__INSTRUCTIONS FOR THE TASK__
Line by line, transcribe the listing below without omission.

__RECORDED INFORMATION__
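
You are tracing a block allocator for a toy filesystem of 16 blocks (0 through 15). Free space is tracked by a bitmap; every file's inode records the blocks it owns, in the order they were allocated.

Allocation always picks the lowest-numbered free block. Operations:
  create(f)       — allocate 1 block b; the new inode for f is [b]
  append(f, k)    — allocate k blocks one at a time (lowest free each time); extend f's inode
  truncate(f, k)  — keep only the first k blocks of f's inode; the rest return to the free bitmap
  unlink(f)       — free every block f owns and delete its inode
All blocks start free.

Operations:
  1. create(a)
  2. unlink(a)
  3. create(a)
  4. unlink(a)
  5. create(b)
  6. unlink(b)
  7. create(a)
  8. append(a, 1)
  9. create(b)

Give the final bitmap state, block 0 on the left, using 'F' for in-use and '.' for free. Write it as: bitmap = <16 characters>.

bitmap = FFF.............

[1] create(a) — a=0 (map F...............)
[2] unlink(a) —  (map ................)
[3] create(a) — a=0 (map F...............)
[4] unlink(a) —  (map ................)
[5] create(b) — b=0 (map F...............)
[6] unlink(b) —  (map ................)
[7] create(a) — a=0 (map F...............)
[8] append(a, 1) — a=0,1 (map FF..............)
[9] create(b) — a=0,1 b=2 (map FFF.............)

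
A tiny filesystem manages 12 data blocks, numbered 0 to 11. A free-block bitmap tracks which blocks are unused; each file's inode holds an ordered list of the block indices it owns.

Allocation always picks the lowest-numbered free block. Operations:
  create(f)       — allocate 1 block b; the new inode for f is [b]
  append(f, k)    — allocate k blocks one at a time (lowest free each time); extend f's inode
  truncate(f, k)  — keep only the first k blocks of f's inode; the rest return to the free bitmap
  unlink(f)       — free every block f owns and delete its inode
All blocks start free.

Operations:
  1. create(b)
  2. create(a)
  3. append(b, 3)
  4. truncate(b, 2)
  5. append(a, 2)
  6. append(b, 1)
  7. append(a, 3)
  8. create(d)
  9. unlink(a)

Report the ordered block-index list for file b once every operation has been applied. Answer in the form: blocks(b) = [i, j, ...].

blocks(b) = [0, 2, 5]

[1] create(b) — b=0 (map F...........)
[2] create(a) — a=1 b=0 (map FF..........)
[3] append(b, 3) — a=1 b=0,2,3,4 (map FFFFF.......)
[4] truncate(b, 2) — a=1 b=0,2 (map FFF.........)
[5] append(a, 2) — a=1,3,4 b=0,2 (map FFFFF.......)
[6] append(b, 1) — a=1,3,4 b=0,2,5 (map FFFFFF......)
[7] append(a, 3) — a=1,3,4,6,7,8 b=0,2,5 (map FFFFFFFFF...)
[8] create(d) — a=1,3,4,6,7,8 b=0,2,5 d=9 (map FFFFFFFFFF..)
[9] unlink(a) — b=0,2,5 d=9 (map F.F..F...F..)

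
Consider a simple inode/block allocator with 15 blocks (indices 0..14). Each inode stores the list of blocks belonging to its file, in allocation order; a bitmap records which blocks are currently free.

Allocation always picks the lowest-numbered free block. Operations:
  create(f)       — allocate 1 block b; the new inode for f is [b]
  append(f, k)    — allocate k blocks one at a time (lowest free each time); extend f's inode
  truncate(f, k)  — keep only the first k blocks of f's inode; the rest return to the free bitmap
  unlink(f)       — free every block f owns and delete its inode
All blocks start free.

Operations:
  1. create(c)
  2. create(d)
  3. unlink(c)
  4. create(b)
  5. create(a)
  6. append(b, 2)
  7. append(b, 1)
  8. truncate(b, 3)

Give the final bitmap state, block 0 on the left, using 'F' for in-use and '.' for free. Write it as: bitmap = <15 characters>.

bitmap = FFFFF..........

after create(c) → c:[0]  free=[F..............]
after create(d) → c:[0], d:[1]  free=[FF.............]
after unlink(c) → d:[1]  free=[.F.............]
after create(b) → b:[0], d:[1]  free=[FF.............]
after create(a) → a:[2], b:[0], d:[1]  free=[FFF............]
after append(b, 2) → a:[2], b:[0, 3, 4], d:[1]  free=[FFFFF..........]
after append(b, 1) → a:[2], b:[0, 3, 4, 5], d:[1]  free=[FFFFFF.........]
after truncate(b, 3) → a:[2], b:[0, 3, 4], d:[1]  free=[FFFFF..........]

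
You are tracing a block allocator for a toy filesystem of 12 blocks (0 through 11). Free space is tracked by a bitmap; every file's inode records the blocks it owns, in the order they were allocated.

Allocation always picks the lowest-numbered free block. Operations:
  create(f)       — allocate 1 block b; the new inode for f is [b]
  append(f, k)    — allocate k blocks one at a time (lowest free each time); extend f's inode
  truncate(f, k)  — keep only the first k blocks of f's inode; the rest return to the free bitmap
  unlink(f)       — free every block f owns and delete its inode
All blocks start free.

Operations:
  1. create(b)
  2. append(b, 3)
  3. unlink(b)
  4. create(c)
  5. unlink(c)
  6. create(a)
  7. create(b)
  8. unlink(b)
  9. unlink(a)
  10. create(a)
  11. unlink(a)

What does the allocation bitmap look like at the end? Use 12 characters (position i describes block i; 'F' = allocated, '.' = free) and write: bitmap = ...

  1. create(b)  ⇒  F...........  {b→[0]}
  2. append(b, 3)  ⇒  FFFF........  {b→[0, 1, 2, 3]}
  3. unlink(b)  ⇒  ............  {}
  4. create(c)  ⇒  F...........  {c→[0]}
  5. unlink(c)  ⇒  ............  {}
  6. create(a)  ⇒  F...........  {a→[0]}
  7. create(b)  ⇒  FF..........  {a→[0]; b→[1]}
  8. unlink(b)  ⇒  F...........  {a→[0]}
  9. unlink(a)  ⇒  ............  {}
  10. create(a)  ⇒  F...........  {a→[0]}
  11. unlink(a)  ⇒  ............  {}

bitmap = ............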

__ANSWER FOR THIS EXERCISE__
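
You are tracing a block allocator for a toy filesystem of 16 blocks (0 through 15). Free space is tracked by a bitmap; every file's inode records the blocks it owns, in the order they were allocated.

Allocation always picks the lowest-numbered free block. Operations:
  create(f)       — allocate 1 block b; the new inode for f is [b]
  append(f, k)    — allocate k blocks one at a time (lowest free each time); extend f's inode
  truncate(f, k)  — keep only the first k blocks of f's inode; the rest return to the free bitmap
  unlink(f)       — free every block f owns and delete its inode
All blocks start free.

Operations:
  1. create(a)
  2. unlink(a)
  3. create(a)
  4. unlink(a)
  5. create(b)
  6. unlink(b)
  7. create(a)
  8. append(a, 1)
  9. create(b)

Give the final bitmap state, block 0 on the left, using 'F' for in-use and '.' for free. Write it as: bitmap = <16 characters>.

bitmap = FFF.............

[1] create(a) — a=0 (map F...............)
[2] unlink(a) —  (map ................)
[3] create(a) — a=0 (map F...............)
[4] unlink(a) —  (map ................)
[5] create(b) — b=0 (map F...............)
[6] unlink(b) —  (map ................)
[7] create(a) — a=0 (map F...............)
[8] append(a, 1) — a=0,1 (map FF..............)
[9] create(b) — a=0,1 b=2 (map FFF.............)

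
A tiny filesystem manages 12 data blocks, numbered 0 to 11. A free-block bitmap tracks which blocks are unused; each file's inode holds an ordered list of the block indices it owns.

Allocation always picks the lowest-numbered free block. Operations:
  create(f)       — allocate 1 block b; the new inode for f is [b]
  append(f, k)    — allocate k blocks one at a time (lowest free each time); extend f's inode
  truncate(f, k)  — keep only the first k blocks of f's inode; the rest return to the free bitmap
  unlink(f)       — free every block f owns and delete its inode
All blocks start free.

Operations:
  1. create(b)
  2. create(a)
  3. append(b, 3)
  4. truncate(b, 2)
  5. append(a, 2)
  6. append(b, 1)
  7. append(a, 3)
  8. create(d)
  9. unlink(a)

Report the ordered block-index list for file b once every operation has been applied. Answer in the form: blocks(b) = [i, j, ...].

blocks(b) = [0, 2, 5]

[1] create(b) — b=0 (map F...........)
[2] create(a) — a=1 b=0 (map FF..........)
[3] append(b, 3) — a=1 b=0,2,3,4 (map FFFFF.......)
[4] truncate(b, 2) — a=1 b=0,2 (map FFF.........)
[5] append(a, 2) — a=1,3,4 b=0,2 (map FFFFF.......)
[6] append(b, 1) — a=1,3,4 b=0,2,5 (map FFFFFF......)
[7] append(a, 3) — a=1,3,4,6,7,8 b=0,2,5 (map FFFFFFFFF...)
[8] create(d) — a=1,3,4,6,7,8 b=0,2,5 d=9 (map FFFFFFFFFF..)
[9] unlink(a) — b=0,2,5 d=9 (map F.F..F...F..)

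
Consider a simple inode/block allocator with 15 blocks (indices 0..14). Each inode stores the list of blocks belonging to its file, in allocation order; a bitmap records which blocks are currently free.

Allocation always picks the lowest-numbered free block. Operations:
  create(f)       — allocate 1 block b; the new inode for f is [b]
  append(f, k)    — allocate k blocks one at a time (lowest free each time); extend f's inode
  truncate(f, k)  — keep only the first k blocks of f's inode; the rest return to the free bitmap
  unlink(f)       — free every block f owns and delete its inode
All blocks start free.

Operations:
  1. create(c)
  2. create(d)
  3. unlink(c)
  4. create(b)
  5. create(a)
  6. append(b, 2)
  7. append(b, 1)
  8. truncate(b, 3)

Give the final bitmap state, block 0 on the left, using 'F' for in-use and '.' for free. Write it as: bitmap = <15 characters>.

bitmap = FFFFF..........

after create(c) → c:[0]  free=[F..............]
after create(d) → c:[0], d:[1]  free=[FF.............]
after unlink(c) → d:[1]  free=[.F.............]
after create(b) → b:[0], d:[1]  free=[FF.............]
after create(a) → a:[2], b:[0], d:[1]  free=[FFF............]
after append(b, 2) → a:[2], b:[0, 3, 4], d:[1]  free=[FFFFF..........]
after append(b, 1) → a:[2], b:[0, 3, 4, 5], d:[1]  free=[FFFFFF.........]
after truncate(b, 3) → a:[2], b:[0, 3, 4], d:[1]  free=[FFFFF..........]

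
You are tracing a block allocator for a toy filesystem of 12 blocks (0 through 11). Free space is tracked by a bitmap; every file's inode records the blocks it owns, in the order they were allocated.

Allocation always picks the lowest-numbered free block. Operations:
  create(f)       — allocate 1 block b; the new inode for f is [b]
  append(f, k)    — allocate k blocks one at a time (lowest free each time); extend f's inode
  truncate(f, k)  — keep only the first k blocks of f's inode; the rest return to the free bitmap
  unlink(f)       — free every block f owns and delete its inode
All blocks start free.

Operations:
  1. create(b)
  2. append(b, 3)
  3. unlink(b)
  4. create(c)
  5. unlink(c)
  6. create(a)
  7. create(b)
  8. unlink(b)
  9. unlink(a)
  10. create(a)
  11. unlink(a)

What does the allocation bitmap look like at the end? Use 12 characters (position i describes block i; 'F' = allocated, '.' = free) and write: bitmap = ...

  1. create(b)  ⇒  F...........  {b→[0]}
  2. append(b, 3)  ⇒  FFFF........  {b→[0, 1, 2, 3]}
  3. unlink(b)  ⇒  ............  {}
  4. create(c)  ⇒  F...........  {c→[0]}
  5. unlink(c)  ⇒  ............  {}
  6. create(a)  ⇒  F...........  {a→[0]}
  7. create(b)  ⇒  FF..........  {a→[0]; b→[1]}
  8. unlink(b)  ⇒  F...........  {a→[0]}
  9. unlink(a)  ⇒  ............  {}
  10. create(a)  ⇒  F...........  {a→[0]}
  11. unlink(a)  ⇒  ............  {}

bitmap = ............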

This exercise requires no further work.